'''
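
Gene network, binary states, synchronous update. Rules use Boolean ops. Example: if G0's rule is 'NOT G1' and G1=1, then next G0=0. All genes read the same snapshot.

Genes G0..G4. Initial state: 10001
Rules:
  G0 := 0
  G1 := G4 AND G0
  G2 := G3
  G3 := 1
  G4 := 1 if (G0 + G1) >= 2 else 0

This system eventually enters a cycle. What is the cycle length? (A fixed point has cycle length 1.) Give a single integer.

Answer: 1

Derivation:
Step 0: 10001
Step 1: G0=0(const) G1=G4&G0=1&1=1 G2=G3=0 G3=1(const) G4=(1+0>=2)=0 -> 01010
Step 2: G0=0(const) G1=G4&G0=0&0=0 G2=G3=1 G3=1(const) G4=(0+1>=2)=0 -> 00110
Step 3: G0=0(const) G1=G4&G0=0&0=0 G2=G3=1 G3=1(const) G4=(0+0>=2)=0 -> 00110
State from step 3 equals state from step 2 -> cycle length 1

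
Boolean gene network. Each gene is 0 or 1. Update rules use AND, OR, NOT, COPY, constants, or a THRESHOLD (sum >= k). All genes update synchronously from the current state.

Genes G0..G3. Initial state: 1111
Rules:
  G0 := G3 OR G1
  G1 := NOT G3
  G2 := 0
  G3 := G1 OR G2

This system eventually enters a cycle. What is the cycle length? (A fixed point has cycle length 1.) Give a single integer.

Answer: 4

Derivation:
Step 0: 1111
Step 1: G0=G3|G1=1|1=1 G1=NOT G3=NOT 1=0 G2=0(const) G3=G1|G2=1|1=1 -> 1001
Step 2: G0=G3|G1=1|0=1 G1=NOT G3=NOT 1=0 G2=0(const) G3=G1|G2=0|0=0 -> 1000
Step 3: G0=G3|G1=0|0=0 G1=NOT G3=NOT 0=1 G2=0(const) G3=G1|G2=0|0=0 -> 0100
Step 4: G0=G3|G1=0|1=1 G1=NOT G3=NOT 0=1 G2=0(const) G3=G1|G2=1|0=1 -> 1101
Step 5: G0=G3|G1=1|1=1 G1=NOT G3=NOT 1=0 G2=0(const) G3=G1|G2=1|0=1 -> 1001
State from step 5 equals state from step 1 -> cycle length 4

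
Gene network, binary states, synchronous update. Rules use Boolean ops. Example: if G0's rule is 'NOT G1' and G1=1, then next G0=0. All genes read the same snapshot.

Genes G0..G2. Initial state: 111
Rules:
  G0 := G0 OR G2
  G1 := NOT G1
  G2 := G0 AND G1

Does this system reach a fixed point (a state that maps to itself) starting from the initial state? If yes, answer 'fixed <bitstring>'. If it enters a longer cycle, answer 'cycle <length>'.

Step 0: 111
Step 1: G0=G0|G2=1|1=1 G1=NOT G1=NOT 1=0 G2=G0&G1=1&1=1 -> 101
Step 2: G0=G0|G2=1|1=1 G1=NOT G1=NOT 0=1 G2=G0&G1=1&0=0 -> 110
Step 3: G0=G0|G2=1|0=1 G1=NOT G1=NOT 1=0 G2=G0&G1=1&1=1 -> 101
Cycle of length 2 starting at step 1 -> no fixed point

Answer: cycle 2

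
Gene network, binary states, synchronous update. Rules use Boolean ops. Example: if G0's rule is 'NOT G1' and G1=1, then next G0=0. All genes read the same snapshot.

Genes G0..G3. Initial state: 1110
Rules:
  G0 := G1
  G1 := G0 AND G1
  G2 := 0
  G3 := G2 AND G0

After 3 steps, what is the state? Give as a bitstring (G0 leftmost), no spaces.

Step 1: G0=G1=1 G1=G0&G1=1&1=1 G2=0(const) G3=G2&G0=1&1=1 -> 1101
Step 2: G0=G1=1 G1=G0&G1=1&1=1 G2=0(const) G3=G2&G0=0&1=0 -> 1100
Step 3: G0=G1=1 G1=G0&G1=1&1=1 G2=0(const) G3=G2&G0=0&1=0 -> 1100

1100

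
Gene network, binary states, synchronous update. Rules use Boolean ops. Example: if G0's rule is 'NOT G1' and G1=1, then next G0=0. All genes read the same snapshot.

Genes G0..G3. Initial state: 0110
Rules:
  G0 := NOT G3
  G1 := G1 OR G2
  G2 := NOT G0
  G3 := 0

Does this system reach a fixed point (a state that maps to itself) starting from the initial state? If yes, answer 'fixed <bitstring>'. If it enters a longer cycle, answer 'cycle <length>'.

Step 0: 0110
Step 1: G0=NOT G3=NOT 0=1 G1=G1|G2=1|1=1 G2=NOT G0=NOT 0=1 G3=0(const) -> 1110
Step 2: G0=NOT G3=NOT 0=1 G1=G1|G2=1|1=1 G2=NOT G0=NOT 1=0 G3=0(const) -> 1100
Step 3: G0=NOT G3=NOT 0=1 G1=G1|G2=1|0=1 G2=NOT G0=NOT 1=0 G3=0(const) -> 1100
Fixed point reached at step 2: 1100

Answer: fixed 1100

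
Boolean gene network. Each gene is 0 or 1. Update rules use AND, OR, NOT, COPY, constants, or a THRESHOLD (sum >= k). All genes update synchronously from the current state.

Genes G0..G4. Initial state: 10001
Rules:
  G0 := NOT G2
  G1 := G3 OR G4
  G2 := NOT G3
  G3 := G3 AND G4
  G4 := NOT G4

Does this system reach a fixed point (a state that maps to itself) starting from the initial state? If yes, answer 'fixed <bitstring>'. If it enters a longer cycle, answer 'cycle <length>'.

Step 0: 10001
Step 1: G0=NOT G2=NOT 0=1 G1=G3|G4=0|1=1 G2=NOT G3=NOT 0=1 G3=G3&G4=0&1=0 G4=NOT G4=NOT 1=0 -> 11100
Step 2: G0=NOT G2=NOT 1=0 G1=G3|G4=0|0=0 G2=NOT G3=NOT 0=1 G3=G3&G4=0&0=0 G4=NOT G4=NOT 0=1 -> 00101
Step 3: G0=NOT G2=NOT 1=0 G1=G3|G4=0|1=1 G2=NOT G3=NOT 0=1 G3=G3&G4=0&1=0 G4=NOT G4=NOT 1=0 -> 01100
Step 4: G0=NOT G2=NOT 1=0 G1=G3|G4=0|0=0 G2=NOT G3=NOT 0=1 G3=G3&G4=0&0=0 G4=NOT G4=NOT 0=1 -> 00101
Cycle of length 2 starting at step 2 -> no fixed point

Answer: cycle 2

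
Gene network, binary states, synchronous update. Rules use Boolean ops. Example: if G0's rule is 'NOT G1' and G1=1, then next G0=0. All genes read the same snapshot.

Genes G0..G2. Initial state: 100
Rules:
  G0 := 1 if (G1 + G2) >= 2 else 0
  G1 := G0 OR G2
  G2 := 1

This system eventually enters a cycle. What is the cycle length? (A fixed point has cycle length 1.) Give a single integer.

Answer: 1

Derivation:
Step 0: 100
Step 1: G0=(0+0>=2)=0 G1=G0|G2=1|0=1 G2=1(const) -> 011
Step 2: G0=(1+1>=2)=1 G1=G0|G2=0|1=1 G2=1(const) -> 111
Step 3: G0=(1+1>=2)=1 G1=G0|G2=1|1=1 G2=1(const) -> 111
State from step 3 equals state from step 2 -> cycle length 1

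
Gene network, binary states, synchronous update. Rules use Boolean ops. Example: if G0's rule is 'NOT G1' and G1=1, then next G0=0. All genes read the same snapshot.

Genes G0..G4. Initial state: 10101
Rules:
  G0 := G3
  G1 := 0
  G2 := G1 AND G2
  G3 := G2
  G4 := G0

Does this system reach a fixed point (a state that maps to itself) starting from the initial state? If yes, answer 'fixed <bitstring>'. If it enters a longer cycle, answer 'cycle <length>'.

Step 0: 10101
Step 1: G0=G3=0 G1=0(const) G2=G1&G2=0&1=0 G3=G2=1 G4=G0=1 -> 00011
Step 2: G0=G3=1 G1=0(const) G2=G1&G2=0&0=0 G3=G2=0 G4=G0=0 -> 10000
Step 3: G0=G3=0 G1=0(const) G2=G1&G2=0&0=0 G3=G2=0 G4=G0=1 -> 00001
Step 4: G0=G3=0 G1=0(const) G2=G1&G2=0&0=0 G3=G2=0 G4=G0=0 -> 00000
Step 5: G0=G3=0 G1=0(const) G2=G1&G2=0&0=0 G3=G2=0 G4=G0=0 -> 00000
Fixed point reached at step 4: 00000

Answer: fixed 00000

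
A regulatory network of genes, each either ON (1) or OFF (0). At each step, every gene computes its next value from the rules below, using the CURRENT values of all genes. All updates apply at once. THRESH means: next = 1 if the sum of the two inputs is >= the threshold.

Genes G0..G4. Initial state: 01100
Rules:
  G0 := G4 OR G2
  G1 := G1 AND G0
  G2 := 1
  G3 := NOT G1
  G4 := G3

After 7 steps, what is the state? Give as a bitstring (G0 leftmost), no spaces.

Step 1: G0=G4|G2=0|1=1 G1=G1&G0=1&0=0 G2=1(const) G3=NOT G1=NOT 1=0 G4=G3=0 -> 10100
Step 2: G0=G4|G2=0|1=1 G1=G1&G0=0&1=0 G2=1(const) G3=NOT G1=NOT 0=1 G4=G3=0 -> 10110
Step 3: G0=G4|G2=0|1=1 G1=G1&G0=0&1=0 G2=1(const) G3=NOT G1=NOT 0=1 G4=G3=1 -> 10111
Step 4: G0=G4|G2=1|1=1 G1=G1&G0=0&1=0 G2=1(const) G3=NOT G1=NOT 0=1 G4=G3=1 -> 10111
Step 5: G0=G4|G2=1|1=1 G1=G1&G0=0&1=0 G2=1(const) G3=NOT G1=NOT 0=1 G4=G3=1 -> 10111
Step 6: G0=G4|G2=1|1=1 G1=G1&G0=0&1=0 G2=1(const) G3=NOT G1=NOT 0=1 G4=G3=1 -> 10111
Step 7: G0=G4|G2=1|1=1 G1=G1&G0=0&1=0 G2=1(const) G3=NOT G1=NOT 0=1 G4=G3=1 -> 10111

10111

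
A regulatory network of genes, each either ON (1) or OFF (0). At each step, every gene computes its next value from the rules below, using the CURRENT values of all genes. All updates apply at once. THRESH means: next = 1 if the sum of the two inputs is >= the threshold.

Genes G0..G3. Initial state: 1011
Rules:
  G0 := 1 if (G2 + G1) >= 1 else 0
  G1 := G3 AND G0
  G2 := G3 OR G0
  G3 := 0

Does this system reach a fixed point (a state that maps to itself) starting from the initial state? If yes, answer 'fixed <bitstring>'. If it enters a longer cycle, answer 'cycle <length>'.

Step 0: 1011
Step 1: G0=(1+0>=1)=1 G1=G3&G0=1&1=1 G2=G3|G0=1|1=1 G3=0(const) -> 1110
Step 2: G0=(1+1>=1)=1 G1=G3&G0=0&1=0 G2=G3|G0=0|1=1 G3=0(const) -> 1010
Step 3: G0=(1+0>=1)=1 G1=G3&G0=0&1=0 G2=G3|G0=0|1=1 G3=0(const) -> 1010
Fixed point reached at step 2: 1010

Answer: fixed 1010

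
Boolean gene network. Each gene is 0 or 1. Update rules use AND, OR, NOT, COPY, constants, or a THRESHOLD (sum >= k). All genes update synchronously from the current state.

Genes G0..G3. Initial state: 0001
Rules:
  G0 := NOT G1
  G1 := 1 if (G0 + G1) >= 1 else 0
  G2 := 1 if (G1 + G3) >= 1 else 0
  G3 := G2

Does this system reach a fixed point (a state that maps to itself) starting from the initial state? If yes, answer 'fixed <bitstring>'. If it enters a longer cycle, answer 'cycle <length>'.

Answer: fixed 0111

Derivation:
Step 0: 0001
Step 1: G0=NOT G1=NOT 0=1 G1=(0+0>=1)=0 G2=(0+1>=1)=1 G3=G2=0 -> 1010
Step 2: G0=NOT G1=NOT 0=1 G1=(1+0>=1)=1 G2=(0+0>=1)=0 G3=G2=1 -> 1101
Step 3: G0=NOT G1=NOT 1=0 G1=(1+1>=1)=1 G2=(1+1>=1)=1 G3=G2=0 -> 0110
Step 4: G0=NOT G1=NOT 1=0 G1=(0+1>=1)=1 G2=(1+0>=1)=1 G3=G2=1 -> 0111
Step 5: G0=NOT G1=NOT 1=0 G1=(0+1>=1)=1 G2=(1+1>=1)=1 G3=G2=1 -> 0111
Fixed point reached at step 4: 0111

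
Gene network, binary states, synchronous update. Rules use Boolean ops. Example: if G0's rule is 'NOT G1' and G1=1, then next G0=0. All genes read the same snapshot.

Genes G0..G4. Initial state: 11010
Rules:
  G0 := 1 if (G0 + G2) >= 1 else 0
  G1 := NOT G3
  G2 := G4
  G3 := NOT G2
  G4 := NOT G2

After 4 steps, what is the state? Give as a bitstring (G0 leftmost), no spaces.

Step 1: G0=(1+0>=1)=1 G1=NOT G3=NOT 1=0 G2=G4=0 G3=NOT G2=NOT 0=1 G4=NOT G2=NOT 0=1 -> 10011
Step 2: G0=(1+0>=1)=1 G1=NOT G3=NOT 1=0 G2=G4=1 G3=NOT G2=NOT 0=1 G4=NOT G2=NOT 0=1 -> 10111
Step 3: G0=(1+1>=1)=1 G1=NOT G3=NOT 1=0 G2=G4=1 G3=NOT G2=NOT 1=0 G4=NOT G2=NOT 1=0 -> 10100
Step 4: G0=(1+1>=1)=1 G1=NOT G3=NOT 0=1 G2=G4=0 G3=NOT G2=NOT 1=0 G4=NOT G2=NOT 1=0 -> 11000

11000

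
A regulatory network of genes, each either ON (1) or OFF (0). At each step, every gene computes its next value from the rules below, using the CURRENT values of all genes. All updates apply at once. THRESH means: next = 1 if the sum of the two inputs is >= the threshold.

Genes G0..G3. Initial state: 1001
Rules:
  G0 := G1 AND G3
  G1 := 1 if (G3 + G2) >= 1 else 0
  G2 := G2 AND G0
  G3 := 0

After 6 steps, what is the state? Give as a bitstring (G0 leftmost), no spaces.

Step 1: G0=G1&G3=0&1=0 G1=(1+0>=1)=1 G2=G2&G0=0&1=0 G3=0(const) -> 0100
Step 2: G0=G1&G3=1&0=0 G1=(0+0>=1)=0 G2=G2&G0=0&0=0 G3=0(const) -> 0000
Step 3: G0=G1&G3=0&0=0 G1=(0+0>=1)=0 G2=G2&G0=0&0=0 G3=0(const) -> 0000
Step 4: G0=G1&G3=0&0=0 G1=(0+0>=1)=0 G2=G2&G0=0&0=0 G3=0(const) -> 0000
Step 5: G0=G1&G3=0&0=0 G1=(0+0>=1)=0 G2=G2&G0=0&0=0 G3=0(const) -> 0000
Step 6: G0=G1&G3=0&0=0 G1=(0+0>=1)=0 G2=G2&G0=0&0=0 G3=0(const) -> 0000

0000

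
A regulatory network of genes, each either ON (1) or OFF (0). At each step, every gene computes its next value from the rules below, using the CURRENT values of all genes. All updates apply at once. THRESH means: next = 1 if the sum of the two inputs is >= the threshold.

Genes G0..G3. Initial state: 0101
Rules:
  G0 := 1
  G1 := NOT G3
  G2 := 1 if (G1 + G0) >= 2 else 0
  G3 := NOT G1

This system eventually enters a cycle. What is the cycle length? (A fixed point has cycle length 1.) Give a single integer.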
'''
Task: Please retype the top of the data exactly, down to and including the line that holds "G3 := G1 OR G2", and nothing further.

Solved problem:
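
Gene network, binary states, synchronous update. Rules use Boolean ops. Example: if G0's rule is 'NOT G1' and G1=1, then next G0=0. All genes read the same snapshot.

Genes G0..G4. Initial state: 10001
Rules:
  G0 := 0
  G1 := G4 AND G0
  G2 := G3
  G3 := 1
  G4 := 1 if (G0 + G1) >= 2 else 0

This system eventually enters a cycle. What is the cycle length? (A fixed point has cycle length 1.) Give a single integer.

Answer: 1

Derivation:
Step 0: 10001
Step 1: G0=0(const) G1=G4&G0=1&1=1 G2=G3=0 G3=1(const) G4=(1+0>=2)=0 -> 01010
Step 2: G0=0(const) G1=G4&G0=0&0=0 G2=G3=1 G3=1(const) G4=(0+1>=2)=0 -> 00110
Step 3: G0=0(const) G1=G4&G0=0&0=0 G2=G3=1 G3=1(const) G4=(0+0>=2)=0 -> 00110
State from step 3 equals state from step 2 -> cycle length 1

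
Boolean gene network. Each gene is 0 or 1. Update rules use AND, OR, NOT, COPY, constants, or a THRESHOLD (sum >= k). All genes update synchronously from the current state.

Genes G0..G3. Initial state: 1111
Rules:
  G0 := G3 OR G1
  G1 := NOT G3
  G2 := 0
  G3 := G1 OR G2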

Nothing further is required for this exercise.